(Stored items)
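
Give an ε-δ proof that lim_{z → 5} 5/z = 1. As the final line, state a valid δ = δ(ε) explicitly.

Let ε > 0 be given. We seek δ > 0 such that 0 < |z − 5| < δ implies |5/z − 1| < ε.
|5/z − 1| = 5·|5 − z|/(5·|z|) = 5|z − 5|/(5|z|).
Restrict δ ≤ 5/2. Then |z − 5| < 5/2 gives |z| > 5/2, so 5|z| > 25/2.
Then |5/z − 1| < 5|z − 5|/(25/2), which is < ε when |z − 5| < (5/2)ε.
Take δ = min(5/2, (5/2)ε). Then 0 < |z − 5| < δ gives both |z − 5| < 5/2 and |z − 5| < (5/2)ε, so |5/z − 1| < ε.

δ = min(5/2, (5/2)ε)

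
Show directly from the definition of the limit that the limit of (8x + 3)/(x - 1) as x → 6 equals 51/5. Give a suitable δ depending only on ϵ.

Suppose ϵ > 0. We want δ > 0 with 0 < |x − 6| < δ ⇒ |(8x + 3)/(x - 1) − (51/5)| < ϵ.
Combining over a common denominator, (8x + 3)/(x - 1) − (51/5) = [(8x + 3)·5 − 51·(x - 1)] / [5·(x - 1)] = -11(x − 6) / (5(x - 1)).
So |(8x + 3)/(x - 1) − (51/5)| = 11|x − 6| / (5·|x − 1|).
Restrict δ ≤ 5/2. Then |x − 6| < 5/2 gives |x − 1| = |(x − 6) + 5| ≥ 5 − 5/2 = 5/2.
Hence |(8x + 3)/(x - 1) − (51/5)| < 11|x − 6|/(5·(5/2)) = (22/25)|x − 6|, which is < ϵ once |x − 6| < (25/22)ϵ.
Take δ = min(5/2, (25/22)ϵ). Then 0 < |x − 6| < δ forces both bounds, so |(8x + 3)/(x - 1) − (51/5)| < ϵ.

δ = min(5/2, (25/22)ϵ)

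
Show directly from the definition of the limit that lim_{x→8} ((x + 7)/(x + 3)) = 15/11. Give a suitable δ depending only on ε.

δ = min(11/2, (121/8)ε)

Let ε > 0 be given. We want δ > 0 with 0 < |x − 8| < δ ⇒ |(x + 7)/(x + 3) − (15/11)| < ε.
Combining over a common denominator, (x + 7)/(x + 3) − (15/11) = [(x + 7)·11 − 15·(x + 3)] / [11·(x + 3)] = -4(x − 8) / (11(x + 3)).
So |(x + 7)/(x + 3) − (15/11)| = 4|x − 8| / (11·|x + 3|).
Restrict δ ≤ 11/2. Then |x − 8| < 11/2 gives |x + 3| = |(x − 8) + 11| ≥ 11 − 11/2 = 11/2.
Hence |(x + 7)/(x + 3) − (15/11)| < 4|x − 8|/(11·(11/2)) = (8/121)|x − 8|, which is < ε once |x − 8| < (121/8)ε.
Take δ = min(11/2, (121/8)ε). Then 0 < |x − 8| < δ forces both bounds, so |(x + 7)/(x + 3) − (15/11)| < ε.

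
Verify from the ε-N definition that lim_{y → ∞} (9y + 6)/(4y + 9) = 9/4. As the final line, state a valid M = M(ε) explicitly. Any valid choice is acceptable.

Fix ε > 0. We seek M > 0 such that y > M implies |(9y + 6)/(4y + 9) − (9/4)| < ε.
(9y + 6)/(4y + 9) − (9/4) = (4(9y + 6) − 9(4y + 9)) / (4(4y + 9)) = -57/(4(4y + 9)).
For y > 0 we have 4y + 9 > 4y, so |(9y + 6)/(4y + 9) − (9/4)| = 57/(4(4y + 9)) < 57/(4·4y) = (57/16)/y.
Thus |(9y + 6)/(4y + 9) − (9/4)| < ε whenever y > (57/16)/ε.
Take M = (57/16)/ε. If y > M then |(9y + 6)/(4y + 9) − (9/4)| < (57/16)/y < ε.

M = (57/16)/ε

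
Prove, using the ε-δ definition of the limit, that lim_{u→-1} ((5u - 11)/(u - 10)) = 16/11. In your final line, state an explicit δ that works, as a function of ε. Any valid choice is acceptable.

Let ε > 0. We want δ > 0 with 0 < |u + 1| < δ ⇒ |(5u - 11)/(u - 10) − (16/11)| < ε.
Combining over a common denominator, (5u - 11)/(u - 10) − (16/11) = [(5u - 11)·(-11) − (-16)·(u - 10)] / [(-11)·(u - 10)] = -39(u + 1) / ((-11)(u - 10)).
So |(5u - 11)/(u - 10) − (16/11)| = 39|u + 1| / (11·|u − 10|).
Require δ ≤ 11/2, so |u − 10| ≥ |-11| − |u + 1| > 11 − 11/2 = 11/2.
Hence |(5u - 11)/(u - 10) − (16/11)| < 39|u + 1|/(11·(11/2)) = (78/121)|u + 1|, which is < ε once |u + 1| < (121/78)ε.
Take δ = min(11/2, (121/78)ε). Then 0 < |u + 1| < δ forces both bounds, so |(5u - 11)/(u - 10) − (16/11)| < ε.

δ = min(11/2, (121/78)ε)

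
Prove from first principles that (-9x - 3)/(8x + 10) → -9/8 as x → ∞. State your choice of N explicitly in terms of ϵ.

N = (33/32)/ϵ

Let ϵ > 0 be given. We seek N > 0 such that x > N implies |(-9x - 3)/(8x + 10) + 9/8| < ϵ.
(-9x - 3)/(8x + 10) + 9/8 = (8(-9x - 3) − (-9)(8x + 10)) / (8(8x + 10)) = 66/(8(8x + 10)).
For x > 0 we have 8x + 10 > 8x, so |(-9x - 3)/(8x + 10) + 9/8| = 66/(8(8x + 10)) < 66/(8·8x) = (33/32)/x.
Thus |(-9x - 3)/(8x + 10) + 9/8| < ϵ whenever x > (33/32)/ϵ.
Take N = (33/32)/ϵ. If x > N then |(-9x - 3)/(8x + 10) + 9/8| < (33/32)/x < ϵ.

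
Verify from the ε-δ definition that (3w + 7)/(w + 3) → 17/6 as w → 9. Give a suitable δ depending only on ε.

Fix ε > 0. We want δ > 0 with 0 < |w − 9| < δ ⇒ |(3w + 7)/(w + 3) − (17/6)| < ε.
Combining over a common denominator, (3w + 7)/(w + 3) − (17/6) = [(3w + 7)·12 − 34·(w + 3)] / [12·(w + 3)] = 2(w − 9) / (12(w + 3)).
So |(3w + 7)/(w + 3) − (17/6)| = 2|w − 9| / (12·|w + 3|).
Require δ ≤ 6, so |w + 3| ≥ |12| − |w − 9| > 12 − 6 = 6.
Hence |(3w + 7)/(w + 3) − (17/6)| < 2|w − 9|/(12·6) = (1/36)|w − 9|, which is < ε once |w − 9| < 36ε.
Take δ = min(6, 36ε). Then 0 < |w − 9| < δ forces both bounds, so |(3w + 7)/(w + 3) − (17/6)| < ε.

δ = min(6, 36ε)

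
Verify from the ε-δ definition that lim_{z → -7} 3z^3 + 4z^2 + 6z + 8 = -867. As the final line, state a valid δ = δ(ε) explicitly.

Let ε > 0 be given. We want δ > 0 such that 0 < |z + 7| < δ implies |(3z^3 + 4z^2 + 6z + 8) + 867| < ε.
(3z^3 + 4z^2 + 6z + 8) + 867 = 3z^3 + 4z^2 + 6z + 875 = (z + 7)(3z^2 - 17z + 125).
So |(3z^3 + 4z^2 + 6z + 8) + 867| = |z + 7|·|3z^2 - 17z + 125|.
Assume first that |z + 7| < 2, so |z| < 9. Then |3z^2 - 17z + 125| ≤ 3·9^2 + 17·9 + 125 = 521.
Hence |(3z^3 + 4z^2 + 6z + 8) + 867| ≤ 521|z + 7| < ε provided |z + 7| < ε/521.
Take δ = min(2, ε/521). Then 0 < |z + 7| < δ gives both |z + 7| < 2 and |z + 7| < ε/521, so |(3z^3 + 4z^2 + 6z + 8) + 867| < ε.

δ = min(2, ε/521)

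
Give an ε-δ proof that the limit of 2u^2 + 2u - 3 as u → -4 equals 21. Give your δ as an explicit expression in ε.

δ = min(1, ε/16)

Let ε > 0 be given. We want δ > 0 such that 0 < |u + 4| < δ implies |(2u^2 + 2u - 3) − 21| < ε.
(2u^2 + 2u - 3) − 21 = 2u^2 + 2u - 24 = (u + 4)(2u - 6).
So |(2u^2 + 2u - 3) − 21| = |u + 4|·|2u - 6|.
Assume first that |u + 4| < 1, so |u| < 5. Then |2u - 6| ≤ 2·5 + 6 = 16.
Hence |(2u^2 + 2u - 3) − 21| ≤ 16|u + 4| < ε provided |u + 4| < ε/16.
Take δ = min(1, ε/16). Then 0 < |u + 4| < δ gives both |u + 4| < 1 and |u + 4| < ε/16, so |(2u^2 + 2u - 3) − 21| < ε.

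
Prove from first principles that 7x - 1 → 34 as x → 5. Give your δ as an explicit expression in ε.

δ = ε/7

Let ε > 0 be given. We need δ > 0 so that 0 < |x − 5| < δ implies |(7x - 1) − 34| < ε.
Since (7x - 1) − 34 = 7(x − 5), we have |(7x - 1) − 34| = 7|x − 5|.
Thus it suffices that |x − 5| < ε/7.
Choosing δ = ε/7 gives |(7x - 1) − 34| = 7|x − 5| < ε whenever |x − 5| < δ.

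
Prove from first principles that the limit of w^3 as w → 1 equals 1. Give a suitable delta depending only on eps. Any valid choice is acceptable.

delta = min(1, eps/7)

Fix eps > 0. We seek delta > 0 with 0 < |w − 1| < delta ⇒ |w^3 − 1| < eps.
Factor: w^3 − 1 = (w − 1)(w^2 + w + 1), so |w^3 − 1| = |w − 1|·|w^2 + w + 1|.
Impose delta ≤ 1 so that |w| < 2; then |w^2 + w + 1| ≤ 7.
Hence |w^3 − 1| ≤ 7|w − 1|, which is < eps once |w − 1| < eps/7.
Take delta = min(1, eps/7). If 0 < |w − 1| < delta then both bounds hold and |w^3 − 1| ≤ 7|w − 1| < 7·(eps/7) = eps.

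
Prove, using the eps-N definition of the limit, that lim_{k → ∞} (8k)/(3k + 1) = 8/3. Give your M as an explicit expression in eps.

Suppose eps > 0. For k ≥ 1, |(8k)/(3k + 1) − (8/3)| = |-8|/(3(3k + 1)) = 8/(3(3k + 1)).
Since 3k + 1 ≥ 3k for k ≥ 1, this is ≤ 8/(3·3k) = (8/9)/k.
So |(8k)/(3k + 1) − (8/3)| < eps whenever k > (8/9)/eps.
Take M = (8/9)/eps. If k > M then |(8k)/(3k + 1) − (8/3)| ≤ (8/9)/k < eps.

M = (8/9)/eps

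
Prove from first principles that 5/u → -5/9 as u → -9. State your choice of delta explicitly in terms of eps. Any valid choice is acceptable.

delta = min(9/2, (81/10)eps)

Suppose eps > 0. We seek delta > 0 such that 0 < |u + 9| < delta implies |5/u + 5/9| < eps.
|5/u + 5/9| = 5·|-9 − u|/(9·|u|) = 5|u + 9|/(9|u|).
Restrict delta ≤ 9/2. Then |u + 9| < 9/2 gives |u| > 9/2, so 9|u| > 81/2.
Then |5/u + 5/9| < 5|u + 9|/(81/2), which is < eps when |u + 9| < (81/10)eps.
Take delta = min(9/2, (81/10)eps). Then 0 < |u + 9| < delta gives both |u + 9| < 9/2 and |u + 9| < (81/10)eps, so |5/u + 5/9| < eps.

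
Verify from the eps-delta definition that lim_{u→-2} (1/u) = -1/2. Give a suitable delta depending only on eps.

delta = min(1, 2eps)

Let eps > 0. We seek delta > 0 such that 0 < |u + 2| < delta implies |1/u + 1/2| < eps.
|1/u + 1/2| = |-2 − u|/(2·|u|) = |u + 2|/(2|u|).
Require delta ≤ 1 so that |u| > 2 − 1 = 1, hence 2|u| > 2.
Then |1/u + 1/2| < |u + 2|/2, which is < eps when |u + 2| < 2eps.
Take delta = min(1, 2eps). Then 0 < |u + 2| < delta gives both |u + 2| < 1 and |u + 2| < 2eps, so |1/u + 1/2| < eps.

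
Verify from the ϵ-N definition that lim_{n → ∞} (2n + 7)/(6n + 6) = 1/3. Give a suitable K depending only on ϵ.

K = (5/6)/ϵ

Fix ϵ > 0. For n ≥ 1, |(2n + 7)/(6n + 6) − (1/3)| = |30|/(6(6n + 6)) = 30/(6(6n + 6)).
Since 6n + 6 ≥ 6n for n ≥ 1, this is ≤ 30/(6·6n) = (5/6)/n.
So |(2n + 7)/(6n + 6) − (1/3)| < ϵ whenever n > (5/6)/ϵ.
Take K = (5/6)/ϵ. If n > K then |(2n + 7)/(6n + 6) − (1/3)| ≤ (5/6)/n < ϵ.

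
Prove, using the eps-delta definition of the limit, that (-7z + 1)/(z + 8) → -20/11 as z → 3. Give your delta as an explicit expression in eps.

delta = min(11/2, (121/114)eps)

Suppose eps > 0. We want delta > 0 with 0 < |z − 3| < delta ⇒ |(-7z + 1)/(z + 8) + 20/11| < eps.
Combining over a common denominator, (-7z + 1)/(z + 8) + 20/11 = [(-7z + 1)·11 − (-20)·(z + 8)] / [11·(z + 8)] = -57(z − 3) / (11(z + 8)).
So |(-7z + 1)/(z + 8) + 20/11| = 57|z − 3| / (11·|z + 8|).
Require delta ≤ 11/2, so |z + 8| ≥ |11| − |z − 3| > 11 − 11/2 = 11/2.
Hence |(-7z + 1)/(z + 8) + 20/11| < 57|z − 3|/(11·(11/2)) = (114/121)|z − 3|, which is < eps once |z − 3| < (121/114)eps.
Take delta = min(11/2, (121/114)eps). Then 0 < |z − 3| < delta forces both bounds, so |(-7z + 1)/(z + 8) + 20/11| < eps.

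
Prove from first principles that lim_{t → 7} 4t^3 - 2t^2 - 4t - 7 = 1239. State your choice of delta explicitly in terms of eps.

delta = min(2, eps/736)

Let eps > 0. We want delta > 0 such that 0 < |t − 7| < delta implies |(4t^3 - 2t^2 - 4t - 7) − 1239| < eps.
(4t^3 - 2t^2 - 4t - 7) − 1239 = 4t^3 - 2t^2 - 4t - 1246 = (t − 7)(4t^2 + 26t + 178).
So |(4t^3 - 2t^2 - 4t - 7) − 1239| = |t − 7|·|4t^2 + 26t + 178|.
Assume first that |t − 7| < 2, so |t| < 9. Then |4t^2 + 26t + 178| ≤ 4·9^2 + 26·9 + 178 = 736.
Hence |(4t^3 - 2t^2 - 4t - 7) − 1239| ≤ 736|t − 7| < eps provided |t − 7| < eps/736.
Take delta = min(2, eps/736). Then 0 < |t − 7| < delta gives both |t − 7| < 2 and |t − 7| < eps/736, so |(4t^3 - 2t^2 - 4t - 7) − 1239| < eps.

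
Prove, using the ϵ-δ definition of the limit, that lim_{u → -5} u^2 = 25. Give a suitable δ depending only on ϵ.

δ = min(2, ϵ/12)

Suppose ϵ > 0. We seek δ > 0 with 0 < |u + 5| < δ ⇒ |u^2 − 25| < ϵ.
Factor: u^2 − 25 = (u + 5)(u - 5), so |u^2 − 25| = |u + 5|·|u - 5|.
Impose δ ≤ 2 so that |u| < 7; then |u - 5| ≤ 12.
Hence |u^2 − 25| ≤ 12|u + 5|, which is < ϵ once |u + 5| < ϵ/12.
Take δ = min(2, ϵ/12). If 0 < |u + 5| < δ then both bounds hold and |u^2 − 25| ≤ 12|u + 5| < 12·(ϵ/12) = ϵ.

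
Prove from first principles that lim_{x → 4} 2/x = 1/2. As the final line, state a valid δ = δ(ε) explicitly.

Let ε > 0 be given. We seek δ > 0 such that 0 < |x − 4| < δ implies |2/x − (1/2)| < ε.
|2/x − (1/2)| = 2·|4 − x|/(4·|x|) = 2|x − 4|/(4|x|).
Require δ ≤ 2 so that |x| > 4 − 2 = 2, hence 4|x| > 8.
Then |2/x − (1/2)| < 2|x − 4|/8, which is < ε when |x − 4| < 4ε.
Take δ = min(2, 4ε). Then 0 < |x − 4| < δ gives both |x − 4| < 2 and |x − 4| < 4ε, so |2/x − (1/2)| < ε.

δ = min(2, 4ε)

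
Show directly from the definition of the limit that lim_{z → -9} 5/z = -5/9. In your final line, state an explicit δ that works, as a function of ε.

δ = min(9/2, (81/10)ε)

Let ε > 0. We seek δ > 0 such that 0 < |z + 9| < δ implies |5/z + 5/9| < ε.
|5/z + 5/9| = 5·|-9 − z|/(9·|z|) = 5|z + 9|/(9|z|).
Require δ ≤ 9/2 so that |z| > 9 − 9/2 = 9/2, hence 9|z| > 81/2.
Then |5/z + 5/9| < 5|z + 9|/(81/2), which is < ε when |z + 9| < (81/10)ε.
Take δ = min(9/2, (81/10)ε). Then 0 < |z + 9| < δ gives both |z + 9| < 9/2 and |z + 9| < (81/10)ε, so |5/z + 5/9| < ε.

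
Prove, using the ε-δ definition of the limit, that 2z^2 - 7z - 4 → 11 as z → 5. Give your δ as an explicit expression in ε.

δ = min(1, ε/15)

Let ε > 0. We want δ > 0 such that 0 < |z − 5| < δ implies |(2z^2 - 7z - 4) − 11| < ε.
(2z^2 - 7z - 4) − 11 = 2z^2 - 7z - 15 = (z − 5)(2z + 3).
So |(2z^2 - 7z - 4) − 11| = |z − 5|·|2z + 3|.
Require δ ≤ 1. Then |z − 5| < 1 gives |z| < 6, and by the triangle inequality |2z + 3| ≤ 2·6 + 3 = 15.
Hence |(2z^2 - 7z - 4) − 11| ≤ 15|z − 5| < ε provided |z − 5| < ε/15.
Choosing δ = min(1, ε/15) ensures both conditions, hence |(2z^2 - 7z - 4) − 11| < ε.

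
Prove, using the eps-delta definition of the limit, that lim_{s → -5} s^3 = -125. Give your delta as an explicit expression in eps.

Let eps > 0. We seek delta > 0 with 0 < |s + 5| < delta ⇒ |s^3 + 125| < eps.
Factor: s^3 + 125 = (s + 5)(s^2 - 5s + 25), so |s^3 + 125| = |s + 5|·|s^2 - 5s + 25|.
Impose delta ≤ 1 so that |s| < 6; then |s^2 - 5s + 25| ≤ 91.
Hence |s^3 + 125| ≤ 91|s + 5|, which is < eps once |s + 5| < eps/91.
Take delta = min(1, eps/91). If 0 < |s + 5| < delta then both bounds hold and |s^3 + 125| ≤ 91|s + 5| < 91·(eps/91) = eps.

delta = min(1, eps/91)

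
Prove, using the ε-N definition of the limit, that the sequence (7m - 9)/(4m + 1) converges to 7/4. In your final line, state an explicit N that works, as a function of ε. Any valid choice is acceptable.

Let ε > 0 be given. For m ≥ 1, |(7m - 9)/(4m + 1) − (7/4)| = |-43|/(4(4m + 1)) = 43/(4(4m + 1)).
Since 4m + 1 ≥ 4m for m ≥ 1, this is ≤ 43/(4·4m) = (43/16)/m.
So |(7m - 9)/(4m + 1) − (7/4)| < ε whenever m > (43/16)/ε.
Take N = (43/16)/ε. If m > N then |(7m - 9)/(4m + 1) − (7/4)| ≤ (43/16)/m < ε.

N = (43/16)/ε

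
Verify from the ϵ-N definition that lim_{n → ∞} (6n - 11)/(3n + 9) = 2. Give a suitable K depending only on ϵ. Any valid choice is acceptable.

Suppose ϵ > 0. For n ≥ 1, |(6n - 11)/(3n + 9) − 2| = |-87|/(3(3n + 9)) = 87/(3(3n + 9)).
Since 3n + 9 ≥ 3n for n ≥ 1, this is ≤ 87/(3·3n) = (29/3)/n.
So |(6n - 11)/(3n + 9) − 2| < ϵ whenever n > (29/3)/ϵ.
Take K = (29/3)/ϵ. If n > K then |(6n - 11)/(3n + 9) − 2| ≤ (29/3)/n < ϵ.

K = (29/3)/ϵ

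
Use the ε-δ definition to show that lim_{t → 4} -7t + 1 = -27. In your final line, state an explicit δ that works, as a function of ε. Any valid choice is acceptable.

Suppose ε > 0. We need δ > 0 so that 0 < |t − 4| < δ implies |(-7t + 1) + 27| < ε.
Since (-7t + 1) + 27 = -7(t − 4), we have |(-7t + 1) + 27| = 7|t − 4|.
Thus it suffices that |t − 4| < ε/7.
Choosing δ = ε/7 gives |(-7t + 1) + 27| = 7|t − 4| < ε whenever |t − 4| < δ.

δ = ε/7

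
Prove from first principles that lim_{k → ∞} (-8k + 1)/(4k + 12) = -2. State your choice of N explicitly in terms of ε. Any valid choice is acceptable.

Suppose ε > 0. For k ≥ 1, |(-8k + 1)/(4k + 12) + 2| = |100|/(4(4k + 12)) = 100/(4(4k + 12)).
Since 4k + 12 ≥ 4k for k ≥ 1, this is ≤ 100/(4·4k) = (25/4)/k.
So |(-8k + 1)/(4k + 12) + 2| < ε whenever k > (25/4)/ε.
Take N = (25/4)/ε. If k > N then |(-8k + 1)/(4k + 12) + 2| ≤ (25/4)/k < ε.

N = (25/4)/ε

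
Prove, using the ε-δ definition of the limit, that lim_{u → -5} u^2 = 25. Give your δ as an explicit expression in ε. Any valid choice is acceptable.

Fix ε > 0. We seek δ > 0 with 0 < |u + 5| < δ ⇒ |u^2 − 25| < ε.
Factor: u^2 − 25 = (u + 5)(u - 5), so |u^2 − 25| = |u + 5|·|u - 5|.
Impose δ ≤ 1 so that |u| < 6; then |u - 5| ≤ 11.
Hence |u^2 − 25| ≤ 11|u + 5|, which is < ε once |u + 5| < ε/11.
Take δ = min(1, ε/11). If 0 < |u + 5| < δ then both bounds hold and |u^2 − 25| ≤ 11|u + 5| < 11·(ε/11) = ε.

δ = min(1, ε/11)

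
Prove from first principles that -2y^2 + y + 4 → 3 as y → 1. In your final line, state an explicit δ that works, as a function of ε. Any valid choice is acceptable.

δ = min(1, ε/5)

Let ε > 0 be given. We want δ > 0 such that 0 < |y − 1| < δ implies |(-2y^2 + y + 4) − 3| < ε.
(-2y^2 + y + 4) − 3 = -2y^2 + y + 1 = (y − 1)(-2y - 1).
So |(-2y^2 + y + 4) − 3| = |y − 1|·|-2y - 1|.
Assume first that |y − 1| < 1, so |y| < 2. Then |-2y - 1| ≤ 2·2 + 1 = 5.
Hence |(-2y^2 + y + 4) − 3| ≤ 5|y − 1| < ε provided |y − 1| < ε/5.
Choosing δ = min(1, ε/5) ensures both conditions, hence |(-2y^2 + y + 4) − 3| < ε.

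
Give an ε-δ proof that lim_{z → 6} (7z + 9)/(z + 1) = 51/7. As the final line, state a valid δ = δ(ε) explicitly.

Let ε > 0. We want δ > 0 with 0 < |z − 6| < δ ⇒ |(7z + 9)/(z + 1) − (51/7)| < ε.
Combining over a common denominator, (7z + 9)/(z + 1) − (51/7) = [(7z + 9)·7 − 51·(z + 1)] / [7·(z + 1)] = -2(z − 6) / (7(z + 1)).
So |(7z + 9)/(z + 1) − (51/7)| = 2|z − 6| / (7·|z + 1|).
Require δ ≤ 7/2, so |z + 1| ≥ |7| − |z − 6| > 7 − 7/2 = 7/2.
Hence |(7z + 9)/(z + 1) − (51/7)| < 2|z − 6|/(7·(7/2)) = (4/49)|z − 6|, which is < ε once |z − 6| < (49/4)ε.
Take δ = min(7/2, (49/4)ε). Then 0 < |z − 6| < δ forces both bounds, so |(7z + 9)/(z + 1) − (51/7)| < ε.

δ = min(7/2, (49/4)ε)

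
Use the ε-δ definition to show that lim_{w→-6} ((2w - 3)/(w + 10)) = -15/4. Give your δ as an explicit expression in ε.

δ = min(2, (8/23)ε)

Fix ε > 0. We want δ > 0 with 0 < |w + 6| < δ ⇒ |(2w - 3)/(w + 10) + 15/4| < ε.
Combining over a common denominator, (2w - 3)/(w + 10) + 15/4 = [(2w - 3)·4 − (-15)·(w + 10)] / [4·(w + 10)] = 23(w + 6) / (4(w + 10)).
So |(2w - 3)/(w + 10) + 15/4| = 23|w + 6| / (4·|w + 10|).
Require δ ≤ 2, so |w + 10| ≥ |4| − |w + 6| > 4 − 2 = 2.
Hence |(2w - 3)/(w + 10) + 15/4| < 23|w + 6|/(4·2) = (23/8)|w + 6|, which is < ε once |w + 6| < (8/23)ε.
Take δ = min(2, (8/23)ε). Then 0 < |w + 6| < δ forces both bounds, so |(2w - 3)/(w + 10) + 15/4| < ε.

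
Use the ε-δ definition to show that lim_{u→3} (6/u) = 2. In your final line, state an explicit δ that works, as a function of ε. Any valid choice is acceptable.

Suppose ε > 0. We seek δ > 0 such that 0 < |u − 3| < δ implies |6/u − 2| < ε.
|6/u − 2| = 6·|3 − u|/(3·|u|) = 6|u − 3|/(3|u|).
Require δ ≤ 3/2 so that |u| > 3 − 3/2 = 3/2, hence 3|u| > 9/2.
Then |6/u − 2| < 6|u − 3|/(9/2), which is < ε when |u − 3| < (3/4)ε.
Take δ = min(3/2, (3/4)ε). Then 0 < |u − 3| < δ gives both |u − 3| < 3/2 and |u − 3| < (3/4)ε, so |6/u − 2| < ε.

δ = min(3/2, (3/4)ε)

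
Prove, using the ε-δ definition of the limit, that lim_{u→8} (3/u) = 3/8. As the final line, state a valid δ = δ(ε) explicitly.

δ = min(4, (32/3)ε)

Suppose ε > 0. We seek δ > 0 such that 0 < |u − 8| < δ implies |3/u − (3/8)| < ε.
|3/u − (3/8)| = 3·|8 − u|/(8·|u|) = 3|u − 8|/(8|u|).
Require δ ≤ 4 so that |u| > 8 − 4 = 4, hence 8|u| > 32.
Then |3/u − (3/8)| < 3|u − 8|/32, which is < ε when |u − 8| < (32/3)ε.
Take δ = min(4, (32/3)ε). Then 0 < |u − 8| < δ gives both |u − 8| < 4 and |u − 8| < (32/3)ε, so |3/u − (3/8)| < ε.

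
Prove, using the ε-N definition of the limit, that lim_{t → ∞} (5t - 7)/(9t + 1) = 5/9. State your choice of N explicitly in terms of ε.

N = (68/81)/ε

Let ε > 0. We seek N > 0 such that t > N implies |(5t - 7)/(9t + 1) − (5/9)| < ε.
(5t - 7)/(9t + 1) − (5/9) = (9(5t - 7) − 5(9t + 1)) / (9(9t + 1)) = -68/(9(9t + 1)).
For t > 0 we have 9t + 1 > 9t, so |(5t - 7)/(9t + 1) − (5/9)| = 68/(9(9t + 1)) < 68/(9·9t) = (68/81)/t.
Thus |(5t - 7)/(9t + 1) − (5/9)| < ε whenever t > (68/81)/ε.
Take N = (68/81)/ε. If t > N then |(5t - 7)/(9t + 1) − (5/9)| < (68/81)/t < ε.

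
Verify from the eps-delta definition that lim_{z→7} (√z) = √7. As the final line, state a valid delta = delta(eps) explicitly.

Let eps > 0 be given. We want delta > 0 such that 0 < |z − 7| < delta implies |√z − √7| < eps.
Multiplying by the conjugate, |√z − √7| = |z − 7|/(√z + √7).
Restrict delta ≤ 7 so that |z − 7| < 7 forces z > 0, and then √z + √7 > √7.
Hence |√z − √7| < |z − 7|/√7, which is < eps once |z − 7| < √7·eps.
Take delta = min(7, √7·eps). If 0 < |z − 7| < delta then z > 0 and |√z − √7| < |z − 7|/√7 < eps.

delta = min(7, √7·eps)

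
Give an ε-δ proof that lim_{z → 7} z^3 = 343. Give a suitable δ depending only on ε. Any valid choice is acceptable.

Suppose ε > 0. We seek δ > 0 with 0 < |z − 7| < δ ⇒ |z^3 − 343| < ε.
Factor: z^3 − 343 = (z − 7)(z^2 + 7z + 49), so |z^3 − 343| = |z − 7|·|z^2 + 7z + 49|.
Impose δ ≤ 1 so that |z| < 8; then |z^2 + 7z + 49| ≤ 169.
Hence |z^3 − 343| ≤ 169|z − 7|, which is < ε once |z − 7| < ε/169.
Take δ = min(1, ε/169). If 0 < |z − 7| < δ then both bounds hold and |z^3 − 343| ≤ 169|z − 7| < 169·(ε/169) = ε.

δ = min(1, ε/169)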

▶ **EXERCISE OBJECTIVE**: Output exactly what runs from the line with "on ε. Any valid choice is acceptable." to the final line above, both lines included, and nothing else.

▶ **RESPONSE TO THE TASK**:
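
Give an ε-δ proof that lim_{z → 7} z^3 = 343. Give a suitable δ depending only on ε. Any valid choice is acceptable.

Suppose ε > 0. We seek δ > 0 with 0 < |z − 7| < δ ⇒ |z^3 − 343| < ε.
Factor: z^3 − 343 = (z − 7)(z^2 + 7z + 49), so |z^3 − 343| = |z − 7|·|z^2 + 7z + 49|.
Impose δ ≤ 1 so that |z| < 8; then |z^2 + 7z + 49| ≤ 169.
Hence |z^3 − 343| ≤ 169|z − 7|, which is < ε once |z − 7| < ε/169.
Take δ = min(1, ε/169). If 0 < |z − 7| < δ then both bounds hold and |z^3 − 343| ≤ 169|z − 7| < 169·(ε/169) = ε.

δ = min(1, ε/169)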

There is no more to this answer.